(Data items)
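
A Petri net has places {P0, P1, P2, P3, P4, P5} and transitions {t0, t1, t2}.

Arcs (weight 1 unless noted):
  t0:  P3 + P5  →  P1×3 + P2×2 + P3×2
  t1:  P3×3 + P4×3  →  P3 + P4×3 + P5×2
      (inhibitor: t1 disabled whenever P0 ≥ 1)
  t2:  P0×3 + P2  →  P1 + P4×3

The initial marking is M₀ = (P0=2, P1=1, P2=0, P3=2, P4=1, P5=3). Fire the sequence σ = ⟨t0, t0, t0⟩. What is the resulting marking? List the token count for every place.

(P0=2, P1=10, P2=6, P3=5, P4=1, P5=0)

step 1: fire t0:  (P0=2, P1=1, P2=0, P3=2, P4=1, P5=3) → (P0=2, P1=4, P2=2, P3=3, P4=1, P5=2)
step 2: fire t0:  (P0=2, P1=4, P2=2, P3=3, P4=1, P5=2) → (P0=2, P1=7, P2=4, P3=4, P4=1, P5=1)
step 3: fire t0:  (P0=2, P1=7, P2=4, P3=4, P4=1, P5=1) → (P0=2, P1=10, P2=6, P3=5, P4=1, P5=0)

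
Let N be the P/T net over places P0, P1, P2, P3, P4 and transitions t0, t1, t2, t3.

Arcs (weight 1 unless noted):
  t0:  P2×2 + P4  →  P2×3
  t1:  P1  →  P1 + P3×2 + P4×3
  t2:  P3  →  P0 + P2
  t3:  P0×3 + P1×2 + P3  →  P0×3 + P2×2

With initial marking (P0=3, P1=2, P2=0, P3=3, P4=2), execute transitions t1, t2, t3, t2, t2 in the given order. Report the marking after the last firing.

(P0=6, P1=0, P2=5, P3=1, P4=5)

step 1: fire t1:  (P0=3, P1=2, P2=0, P3=3, P4=2) → (P0=3, P1=2, P2=0, P3=5, P4=5)
step 2: fire t2:  (P0=3, P1=2, P2=0, P3=5, P4=5) → (P0=4, P1=2, P2=1, P3=4, P4=5)
step 3: fire t3:  (P0=4, P1=2, P2=1, P3=4, P4=5) → (P0=4, P1=0, P2=3, P3=3, P4=5)
step 4: fire t2:  (P0=4, P1=0, P2=3, P3=3, P4=5) → (P0=5, P1=0, P2=4, P3=2, P4=5)
step 5: fire t2:  (P0=5, P1=0, P2=4, P3=2, P4=5) → (P0=6, P1=0, P2=5, P3=1, P4=5)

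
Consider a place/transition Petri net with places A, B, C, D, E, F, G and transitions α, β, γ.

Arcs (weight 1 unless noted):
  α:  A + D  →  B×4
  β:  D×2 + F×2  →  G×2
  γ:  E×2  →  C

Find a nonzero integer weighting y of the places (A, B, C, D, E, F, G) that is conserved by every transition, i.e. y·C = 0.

Incidence matrix C (rows=places, cols=transitions):
        α    β    γ
    A  -1    0    0
    B   4    0    0
    C   0    0    1
    D  -1   -2    0
    E   0    0   -2
    F   0   -2    0
    G   0    2    0

Candidate y = [4, 1, 0, 0, 0, 0, 0]; check y·C column-wise:
  col α: 4·-1 + 1·4 + 0·-1 = 0
  col β: 4·0 + 1·0 + 0·-2 + 0·-2 + 0·2 = 0
  col γ: 4·0 + 1·0 + 0·1 + 0·-2 = 0

y = (A:4, B:1, C:0, D:0, E:0, F:0, G:0)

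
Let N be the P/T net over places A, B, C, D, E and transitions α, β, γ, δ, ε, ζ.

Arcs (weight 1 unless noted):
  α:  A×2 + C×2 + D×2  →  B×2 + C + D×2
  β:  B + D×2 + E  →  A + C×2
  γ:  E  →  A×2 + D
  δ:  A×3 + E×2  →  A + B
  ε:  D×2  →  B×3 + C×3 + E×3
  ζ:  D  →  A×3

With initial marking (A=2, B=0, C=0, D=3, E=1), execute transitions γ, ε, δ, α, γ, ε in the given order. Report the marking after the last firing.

(A=2, B=9, C=5, D=1, E=3)

step 1: fire γ:  (A=2, B=0, C=0, D=3, E=1) → (A=4, B=0, C=0, D=4, E=0)
step 2: fire ε:  (A=4, B=0, C=0, D=4, E=0) → (A=4, B=3, C=3, D=2, E=3)
step 3: fire δ:  (A=4, B=3, C=3, D=2, E=3) → (A=2, B=4, C=3, D=2, E=1)
step 4: fire α:  (A=2, B=4, C=3, D=2, E=1) → (A=0, B=6, C=2, D=2, E=1)
step 5: fire γ:  (A=0, B=6, C=2, D=2, E=1) → (A=2, B=6, C=2, D=3, E=0)
step 6: fire ε:  (A=2, B=6, C=2, D=3, E=0) → (A=2, B=9, C=5, D=1, E=3)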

_About this task_
Print all the entries exactly as written.

_Task response_
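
A Petri net has places {P0, P1, P2, P3, P4, P5} and transitions {t0, t1, t2}.

Arcs (weight 1 unless noted):
  t0:  P3 + P5  →  P1×3 + P2×2 + P3×2
  t1:  P3×3 + P4×3  →  P3 + P4×3 + P5×2
      (inhibitor: t1 disabled whenever P0 ≥ 1)
  t2:  P0×3 + P2  →  P1 + P4×3

The initial marking is M₀ = (P0=2, P1=1, P2=0, P3=2, P4=1, P5=3). Fire the sequence σ = ⟨t0, t0, t0⟩. What is the resulting marking? List the token count for every place.

(P0=2, P1=10, P2=6, P3=5, P4=1, P5=0)

step 1: fire t0:  (P0=2, P1=1, P2=0, P3=2, P4=1, P5=3) → (P0=2, P1=4, P2=2, P3=3, P4=1, P5=2)
step 2: fire t0:  (P0=2, P1=4, P2=2, P3=3, P4=1, P5=2) → (P0=2, P1=7, P2=4, P3=4, P4=1, P5=1)
step 3: fire t0:  (P0=2, P1=7, P2=4, P3=4, P4=1, P5=1) → (P0=2, P1=10, P2=6, P3=5, P4=1, P5=0)

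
Let N be the P/T net over places P0, P1, P2, P3, P4 and transitions t0, t1, t2, t3.

Arcs (weight 1 unless noted):
  t0:  P2×2 + P4  →  P2×3
  t1:  P1  →  P1 + P3×2 + P4×3
  t2:  P3  →  P0 + P2
  t3:  P0×3 + P1×2 + P3  →  P0×3 + P2×2

With initial marking (P0=3, P1=2, P2=0, P3=3, P4=2), execute transitions t1, t2, t3, t2, t2 in the given order. Report the marking after the last firing.

(P0=6, P1=0, P2=5, P3=1, P4=5)

step 1: fire t1:  (P0=3, P1=2, P2=0, P3=3, P4=2) → (P0=3, P1=2, P2=0, P3=5, P4=5)
step 2: fire t2:  (P0=3, P1=2, P2=0, P3=5, P4=5) → (P0=4, P1=2, P2=1, P3=4, P4=5)
step 3: fire t3:  (P0=4, P1=2, P2=1, P3=4, P4=5) → (P0=4, P1=0, P2=3, P3=3, P4=5)
step 4: fire t2:  (P0=4, P1=0, P2=3, P3=3, P4=5) → (P0=5, P1=0, P2=4, P3=2, P4=5)
step 5: fire t2:  (P0=5, P1=0, P2=4, P3=2, P4=5) → (P0=6, P1=0, P2=5, P3=1, P4=5)

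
Consider a place/transition Petri net with places A, B, C, D, E, F, G and transitions α, β, γ.

Arcs (weight 1 unless noted):
  α:  A + D  →  B×4
  β:  D×2 + F×2  →  G×2
  γ:  E×2  →  C

Find a nonzero integer weighting y of the places (A, B, C, D, E, F, G) that is conserved by every transition, i.e. y·C = 0.

Incidence matrix C (rows=places, cols=transitions):
        α    β    γ
    A  -1    0    0
    B   4    0    0
    C   0    0    1
    D  -1   -2    0
    E   0    0   -2
    F   0   -2    0
    G   0    2    0

Candidate y = [4, 1, 0, 0, 0, 0, 0]; check y·C column-wise:
  col α: 4·-1 + 1·4 + 0·-1 = 0
  col β: 4·0 + 1·0 + 0·-2 + 0·-2 + 0·2 = 0
  col γ: 4·0 + 1·0 + 0·1 + 0·-2 = 0

y = (A:4, B:1, C:0, D:0, E:0, F:0, G:0)

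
Let N be the P/T net over places A, B, C, D, E and transitions α, β, γ, δ, ε, ζ.

Arcs (weight 1 unless noted):
  α:  A×2 + C×2 + D×2  →  B×2 + C + D×2
  β:  B + D×2 + E  →  A + C×2
  γ:  E  →  A×2 + D
  δ:  A×3 + E×2  →  A + B
  ε:  D×2  →  B×3 + C×3 + E×3
  ζ:  D  →  A×3

With initial marking (A=2, B=0, C=0, D=3, E=1), execute transitions γ, ε, δ, α, γ, ε in the given order. Report the marking after the last firing.

(A=2, B=9, C=5, D=1, E=3)

step 1: fire γ:  (A=2, B=0, C=0, D=3, E=1) → (A=4, B=0, C=0, D=4, E=0)
step 2: fire ε:  (A=4, B=0, C=0, D=4, E=0) → (A=4, B=3, C=3, D=2, E=3)
step 3: fire δ:  (A=4, B=3, C=3, D=2, E=3) → (A=2, B=4, C=3, D=2, E=1)
step 4: fire α:  (A=2, B=4, C=3, D=2, E=1) → (A=0, B=6, C=2, D=2, E=1)
step 5: fire γ:  (A=0, B=6, C=2, D=2, E=1) → (A=2, B=6, C=2, D=3, E=0)
step 6: fire ε:  (A=2, B=6, C=2, D=3, E=0) → (A=2, B=9, C=5, D=1, E=3)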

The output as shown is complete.